TRY IT: In the data below, find the line containing "A random variable", then set down that line and every later line up to and including the line containing "Y=0 | Y=1 | Y=2 |", exactly.

DATA EXTRACTS:

########################################

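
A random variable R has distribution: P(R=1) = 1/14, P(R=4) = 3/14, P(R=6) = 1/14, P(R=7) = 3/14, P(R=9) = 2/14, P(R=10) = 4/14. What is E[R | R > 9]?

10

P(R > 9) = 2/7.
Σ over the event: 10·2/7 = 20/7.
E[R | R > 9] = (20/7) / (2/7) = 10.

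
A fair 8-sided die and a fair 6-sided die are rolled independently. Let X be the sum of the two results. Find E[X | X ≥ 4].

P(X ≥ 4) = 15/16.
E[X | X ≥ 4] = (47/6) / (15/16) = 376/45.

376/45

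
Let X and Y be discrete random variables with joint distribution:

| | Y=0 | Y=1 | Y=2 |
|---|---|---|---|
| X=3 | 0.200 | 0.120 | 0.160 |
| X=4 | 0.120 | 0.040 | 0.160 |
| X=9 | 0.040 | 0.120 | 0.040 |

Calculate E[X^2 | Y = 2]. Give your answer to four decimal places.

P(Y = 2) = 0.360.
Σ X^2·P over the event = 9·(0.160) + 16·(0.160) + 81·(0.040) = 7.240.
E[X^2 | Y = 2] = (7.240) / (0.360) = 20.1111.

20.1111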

########################################

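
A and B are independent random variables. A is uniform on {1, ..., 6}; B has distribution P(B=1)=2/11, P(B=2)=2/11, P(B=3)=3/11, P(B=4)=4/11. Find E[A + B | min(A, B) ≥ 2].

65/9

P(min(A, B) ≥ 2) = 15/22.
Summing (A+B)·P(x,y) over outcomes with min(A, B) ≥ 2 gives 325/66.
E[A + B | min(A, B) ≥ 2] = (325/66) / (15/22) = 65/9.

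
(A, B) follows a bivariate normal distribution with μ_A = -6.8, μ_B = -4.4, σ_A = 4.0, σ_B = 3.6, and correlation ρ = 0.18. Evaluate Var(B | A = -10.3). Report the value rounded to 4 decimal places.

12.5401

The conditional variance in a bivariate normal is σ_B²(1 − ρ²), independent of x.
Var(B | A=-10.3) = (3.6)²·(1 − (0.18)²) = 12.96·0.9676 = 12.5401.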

########################################

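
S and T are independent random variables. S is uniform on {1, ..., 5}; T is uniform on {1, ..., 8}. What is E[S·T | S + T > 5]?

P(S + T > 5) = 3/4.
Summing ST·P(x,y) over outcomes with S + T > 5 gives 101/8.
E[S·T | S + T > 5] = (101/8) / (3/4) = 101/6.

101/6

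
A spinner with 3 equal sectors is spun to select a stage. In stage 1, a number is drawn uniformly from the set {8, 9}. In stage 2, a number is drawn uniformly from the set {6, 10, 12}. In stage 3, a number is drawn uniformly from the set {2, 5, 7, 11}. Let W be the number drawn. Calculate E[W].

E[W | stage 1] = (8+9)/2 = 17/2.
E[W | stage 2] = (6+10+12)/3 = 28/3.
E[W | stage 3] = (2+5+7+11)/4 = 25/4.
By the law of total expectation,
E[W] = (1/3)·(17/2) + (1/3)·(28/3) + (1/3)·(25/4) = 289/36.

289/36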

########################################

TASK SOLUTION:
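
A random variable R has distribution: P(R=1) = 1/14, P(R=4) = 3/14, P(R=6) = 1/14, P(R=7) = 3/14, P(R=9) = 2/14, P(R=10) = 4/14. What is E[R | R > 9]?

10

P(R > 9) = 2/7.
Σ over the event: 10·2/7 = 20/7.
E[R | R > 9] = (20/7) / (2/7) = 10.

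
A fair 8-sided die and a fair 6-sided die are rolled independently. Let X be the sum of the two results. Find E[X | X ≥ 4].

P(X ≥ 4) = 15/16.
E[X | X ≥ 4] = (47/6) / (15/16) = 376/45.

376/45

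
Let X and Y be discrete random variables with joint distribution:

| | Y=0 | Y=1 | Y=2 |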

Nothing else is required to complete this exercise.